**Exercise brief**
Nothing in the listing may be skipped; transcribe all of it as written.

**Material for the task**
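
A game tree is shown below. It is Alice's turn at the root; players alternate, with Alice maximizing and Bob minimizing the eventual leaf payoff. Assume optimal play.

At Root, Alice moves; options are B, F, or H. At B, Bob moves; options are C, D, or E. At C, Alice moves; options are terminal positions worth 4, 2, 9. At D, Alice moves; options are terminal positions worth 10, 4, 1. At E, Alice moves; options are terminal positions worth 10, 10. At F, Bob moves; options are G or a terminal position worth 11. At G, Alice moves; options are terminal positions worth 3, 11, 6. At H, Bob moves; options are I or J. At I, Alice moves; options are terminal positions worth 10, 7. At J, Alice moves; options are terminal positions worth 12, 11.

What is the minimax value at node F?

11

G: max(3, 11, 6) = 11
F: min(11, 11) = 11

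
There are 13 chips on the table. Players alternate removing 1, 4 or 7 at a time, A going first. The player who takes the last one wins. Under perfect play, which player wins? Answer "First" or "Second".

Mark each pile size as W (mover wins) or L (mover loses):
i:   0  1  2  3  4  5  6  7  8  9 10 11 12 13
     L  W  L  W  W  L  W  W  L  W  L  W  W  L
Position 13 is L, so the second player wins.

Second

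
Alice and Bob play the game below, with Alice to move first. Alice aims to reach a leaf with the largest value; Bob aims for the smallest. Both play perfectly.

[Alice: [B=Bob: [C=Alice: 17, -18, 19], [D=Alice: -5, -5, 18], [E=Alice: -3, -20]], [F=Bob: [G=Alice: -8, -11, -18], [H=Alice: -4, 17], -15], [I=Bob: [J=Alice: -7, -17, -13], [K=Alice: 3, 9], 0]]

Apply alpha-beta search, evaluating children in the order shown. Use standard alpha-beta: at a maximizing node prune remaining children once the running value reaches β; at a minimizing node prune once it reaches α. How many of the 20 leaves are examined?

14

C [α=-∞,β=+∞]: v=19
D [α=-∞,β=19]: v=18
E [α=-∞,β=18]: v=-3
B [α=-∞,β=+∞]: v=-3
G [α=-3,β=+∞]: v=-8
F [α=-3,β=+∞]: v=-8 after child 1 ≤ α → α-cutoff, skip 2
J [α=-3,β=+∞]: v=-7
I [α=-3,β=+∞]: v=-7 after child 1 ≤ α → α-cutoff, skip 2
Root [α=-∞,β=+∞]: v=-3
Leaves evaluated: 14 of 20.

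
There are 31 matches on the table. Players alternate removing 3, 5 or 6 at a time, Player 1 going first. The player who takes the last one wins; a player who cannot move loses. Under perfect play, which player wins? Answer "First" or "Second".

First

Mark each pile size as W (mover wins) or L (mover loses):
i:   0  1  2  3  4  5  6  7  8  9 10 11 12 13 14 15 16 17 18 19 20 21 22 23 24 25 26 27 28 29 30 31
     L  L  L  W  W  W  W  W  W  L  L  L  W  W  W  W  W  W  L  L  L  W  W  W  W  W  W  L  L  L  W  W
Position 31 is W, so the first player wins.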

**Your solution**
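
A game tree is shown below. It is Alice's turn at the root; players alternate, with Alice maximizing and Bob minimizing the eventual leaf payoff. Assume optimal play.

At Root, Alice moves; options are B, F, or H. At B, Bob moves; options are C, D, or E. At C, Alice moves; options are terminal positions worth 4, 2, 9. At D, Alice moves; options are terminal positions worth 10, 4, 1. At E, Alice moves; options are terminal positions worth 10, 10. At F, Bob moves; options are G or a terminal position worth 11. At G, Alice moves; options are terminal positions worth 3, 11, 6. At H, Bob moves; options are I or J. At I, Alice moves; options are terminal positions worth 10, 7. At J, Alice moves; options are terminal positions worth 12, 11.

What is the minimax value at node F?

11

G: max(3, 11, 6) = 11
F: min(11, 11) = 11

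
There are 13 chips on the table. Players alternate removing 1, 4 or 7 at a time, A going first. The player who takes the last one wins. Under perfect play, which player wins? Answer "First" or "Second".

Mark each pile size as W (mover wins) or L (mover loses):
i:   0  1  2  3  4  5  6  7  8  9 10 11 12 13
     L  W  L  W  W  L  W  W  L  W  L  W  W  L
Position 13 is L, so the second player wins.

Second

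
Alice and Bob play the game below, with Alice to move first. Alice aims to reach a leaf with the largest value; Bob aims for the smallest. Both play perfectly.

[Alice: [B=Bob: [C=Alice: 17, -18, 19], [D=Alice: -5, -5, 18], [E=Alice: -3, -20]], [F=Bob: [G=Alice: -8, -11, -18], [H=Alice: -4, 17], -15], [I=Bob: [J=Alice: -7, -17, -13], [K=Alice: 3, 9], 0]]

Apply alpha-beta search, evaluating children in the order shown. Use standard alpha-beta: at a maximizing node prune remaining children once the running value reaches β; at a minimizing node prune once it reaches α. How many of the 20 leaves are examined?

14

C [α=-∞,β=+∞]: v=19
D [α=-∞,β=19]: v=18
E [α=-∞,β=18]: v=-3
B [α=-∞,β=+∞]: v=-3
G [α=-3,β=+∞]: v=-8
F [α=-3,β=+∞]: v=-8 after child 1 ≤ α → α-cutoff, skip 2
J [α=-3,β=+∞]: v=-7
I [α=-3,β=+∞]: v=-7 after child 1 ≤ α → α-cutoff, skip 2
Root [α=-∞,β=+∞]: v=-3
Leaves evaluated: 14 of 20.

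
There are 31 matches on the table. Players alternate removing 3, 5 or 6 at a time, Player 1 going first. The player who takes the last one wins; a player who cannot move loses. Under perfect play, which player wins? Answer "First" or "Second".

First

Mark each pile size as W (mover wins) or L (mover loses):
i:   0  1  2  3  4  5  6  7  8  9 10 11 12 13 14 15 16 17 18 19 20 21 22 23 24 25 26 27 28 29 30 31
     L  L  L  W  W  W  W  W  W  L  L  L  W  W  W  W  W  W  L  L  L  W  W  W  W  W  W  L  L  L  W  W
Position 31 is W, so the first player wins.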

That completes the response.